### Task prompt
Every entry, from first to last, is to be written out exactly.

Data entries:
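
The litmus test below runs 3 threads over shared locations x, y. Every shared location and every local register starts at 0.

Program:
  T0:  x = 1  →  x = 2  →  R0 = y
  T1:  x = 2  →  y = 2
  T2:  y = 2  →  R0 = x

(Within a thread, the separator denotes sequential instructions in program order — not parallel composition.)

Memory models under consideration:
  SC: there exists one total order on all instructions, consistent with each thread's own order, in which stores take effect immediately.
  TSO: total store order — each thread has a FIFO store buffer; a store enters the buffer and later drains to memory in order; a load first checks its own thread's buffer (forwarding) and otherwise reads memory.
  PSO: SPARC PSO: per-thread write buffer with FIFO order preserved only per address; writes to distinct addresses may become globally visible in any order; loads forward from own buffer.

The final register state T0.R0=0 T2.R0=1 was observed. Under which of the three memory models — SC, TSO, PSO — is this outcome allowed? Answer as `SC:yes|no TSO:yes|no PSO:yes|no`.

outcome vector order: (T0.R0,T2.R0)
[SC] allowed = {(0,2), (2,0), (2,1), (2,2)}
[TSO] allowed = {(0,0), (0,1), (0,2), (2,0), (2,1), (2,2)}
[PSO] allowed = {(0,0), (0,1), (0,2), (2,0), (2,1), (2,2)}
target (0,1) ∈ {TSO,PSO}

SC:no TSO:yes PSO:yes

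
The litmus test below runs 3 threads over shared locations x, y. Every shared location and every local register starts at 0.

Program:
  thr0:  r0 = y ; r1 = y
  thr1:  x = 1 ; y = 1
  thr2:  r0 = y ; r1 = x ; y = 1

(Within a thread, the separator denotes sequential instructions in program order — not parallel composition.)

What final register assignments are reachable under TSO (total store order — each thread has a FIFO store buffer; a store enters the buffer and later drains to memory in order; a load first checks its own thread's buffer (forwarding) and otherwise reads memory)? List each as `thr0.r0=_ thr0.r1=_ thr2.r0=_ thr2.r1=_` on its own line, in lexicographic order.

outcome vector order: (thr0.r0,thr0.r1,thr2.r0,thr2.r1)
|TSO outcomes| = 9

thr0.r0=0 thr0.r1=0 thr2.r0=0 thr2.r1=0
thr0.r0=0 thr0.r1=0 thr2.r0=0 thr2.r1=1
thr0.r0=0 thr0.r1=0 thr2.r0=1 thr2.r1=1
thr0.r0=0 thr0.r1=1 thr2.r0=0 thr2.r1=0
thr0.r0=0 thr0.r1=1 thr2.r0=0 thr2.r1=1
thr0.r0=0 thr0.r1=1 thr2.r0=1 thr2.r1=1
thr0.r0=1 thr0.r1=1 thr2.r0=0 thr2.r1=0
thr0.r0=1 thr0.r1=1 thr2.r0=0 thr2.r1=1
thr0.r0=1 thr0.r1=1 thr2.r0=1 thr2.r1=1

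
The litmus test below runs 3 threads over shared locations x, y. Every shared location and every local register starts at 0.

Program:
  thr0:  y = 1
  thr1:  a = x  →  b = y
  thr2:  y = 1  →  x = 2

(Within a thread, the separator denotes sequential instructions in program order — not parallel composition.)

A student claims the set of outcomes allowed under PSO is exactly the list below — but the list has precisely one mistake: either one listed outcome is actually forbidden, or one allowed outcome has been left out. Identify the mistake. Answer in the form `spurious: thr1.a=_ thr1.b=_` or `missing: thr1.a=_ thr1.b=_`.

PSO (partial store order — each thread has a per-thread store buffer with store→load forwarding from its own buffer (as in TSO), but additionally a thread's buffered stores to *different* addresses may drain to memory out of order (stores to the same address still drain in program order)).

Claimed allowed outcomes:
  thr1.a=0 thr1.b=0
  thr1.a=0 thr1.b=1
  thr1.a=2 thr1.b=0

missing: thr1.a=2 thr1.b=1

outcome vector order: (thr1.a,thr1.b)
under PSO → <0 0> <0 1> <2 0> <2 1>
PSO∖claimed = {<2 1>}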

### Solution
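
The litmus test below runs 3 threads over shared locations x, y. Every shared location and every local register starts at 0.

Program:
  T0:  x = 1  →  x = 2  →  R0 = y
  T1:  x = 2  →  y = 2
  T2:  y = 2  →  R0 = x

(Within a thread, the separator denotes sequential instructions in program order — not parallel composition.)

Memory models under consideration:
  SC: there exists one total order on all instructions, consistent with each thread's own order, in which stores take effect immediately.
  TSO: total store order — each thread has a FIFO store buffer; a store enters the buffer and later drains to memory in order; a load first checks its own thread's buffer (forwarding) and otherwise reads memory.
  PSO: SPARC PSO: per-thread write buffer with FIFO order preserved only per address; writes to distinct addresses may become globally visible in any order; loads forward from own buffer.

The final register state T0.R0=0 T2.R0=1 was observed. Under which of the three memory models — SC, TSO, PSO — is this outcome allowed? Answer as `SC:yes|no TSO:yes|no PSO:yes|no`.

outcome vector order: (T0.R0,T2.R0)
[SC] allowed = {(0,2), (2,0), (2,1), (2,2)}
[TSO] allowed = {(0,0), (0,1), (0,2), (2,0), (2,1), (2,2)}
[PSO] allowed = {(0,0), (0,1), (0,2), (2,0), (2,1), (2,2)}
target (0,1) ∈ {TSO,PSO}

SC:no TSO:yes PSO:yes

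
The litmus test below runs 3 threads over shared locations x, y. Every shared location and every local register starts at 0.

Program:
  thr0:  r0 = y ; r1 = y
  thr1:  x = 1 ; y = 1
  thr2:  r0 = y ; r1 = x ; y = 1

(Within a thread, the separator denotes sequential instructions in program order — not parallel composition.)

What final register assignments are reachable under TSO (total store order — each thread has a FIFO store buffer; a store enters the buffer and later drains to memory in order; a load first checks its own thread's buffer (forwarding) and otherwise reads memory)? List each as `thr0.r0=_ thr0.r1=_ thr2.r0=_ thr2.r1=_` on its own line, in lexicographic order.

outcome vector order: (thr0.r0,thr0.r1,thr2.r0,thr2.r1)
|TSO outcomes| = 9

thr0.r0=0 thr0.r1=0 thr2.r0=0 thr2.r1=0
thr0.r0=0 thr0.r1=0 thr2.r0=0 thr2.r1=1
thr0.r0=0 thr0.r1=0 thr2.r0=1 thr2.r1=1
thr0.r0=0 thr0.r1=1 thr2.r0=0 thr2.r1=0
thr0.r0=0 thr0.r1=1 thr2.r0=0 thr2.r1=1
thr0.r0=0 thr0.r1=1 thr2.r0=1 thr2.r1=1
thr0.r0=1 thr0.r1=1 thr2.r0=0 thr2.r1=0
thr0.r0=1 thr0.r1=1 thr2.r0=0 thr2.r1=1
thr0.r0=1 thr0.r1=1 thr2.r0=1 thr2.r1=1

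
The litmus test below runs 3 threads over shared locations x, y. Every shared location and every local register starts at 0.

Program:
  thr0:  y = 1
  thr1:  a = x  →  b = y
  thr2:  y = 1  →  x = 2

(Within a thread, the separator denotes sequential instructions in program order — not parallel composition.)

A student claims the set of outcomes allowed under PSO is exactly the list below — but the list has precisely one mistake: either one listed outcome is actually forbidden, or one allowed outcome has been left out. Identify the mistake. Answer in the form `spurious: thr1.a=_ thr1.b=_` or `missing: thr1.a=_ thr1.b=_`.

PSO (partial store order — each thread has a per-thread store buffer with store→load forwarding from its own buffer (as in TSO), but additionally a thread's buffered stores to *different* addresses may drain to memory out of order (stores to the same address still drain in program order)).

Claimed allowed outcomes:
  thr1.a=0 thr1.b=0
  thr1.a=0 thr1.b=1
  thr1.a=2 thr1.b=0

missing: thr1.a=2 thr1.b=1

outcome vector order: (thr1.a,thr1.b)
under PSO → <0 0> <0 1> <2 0> <2 1>
PSO∖claimed = {<2 1>}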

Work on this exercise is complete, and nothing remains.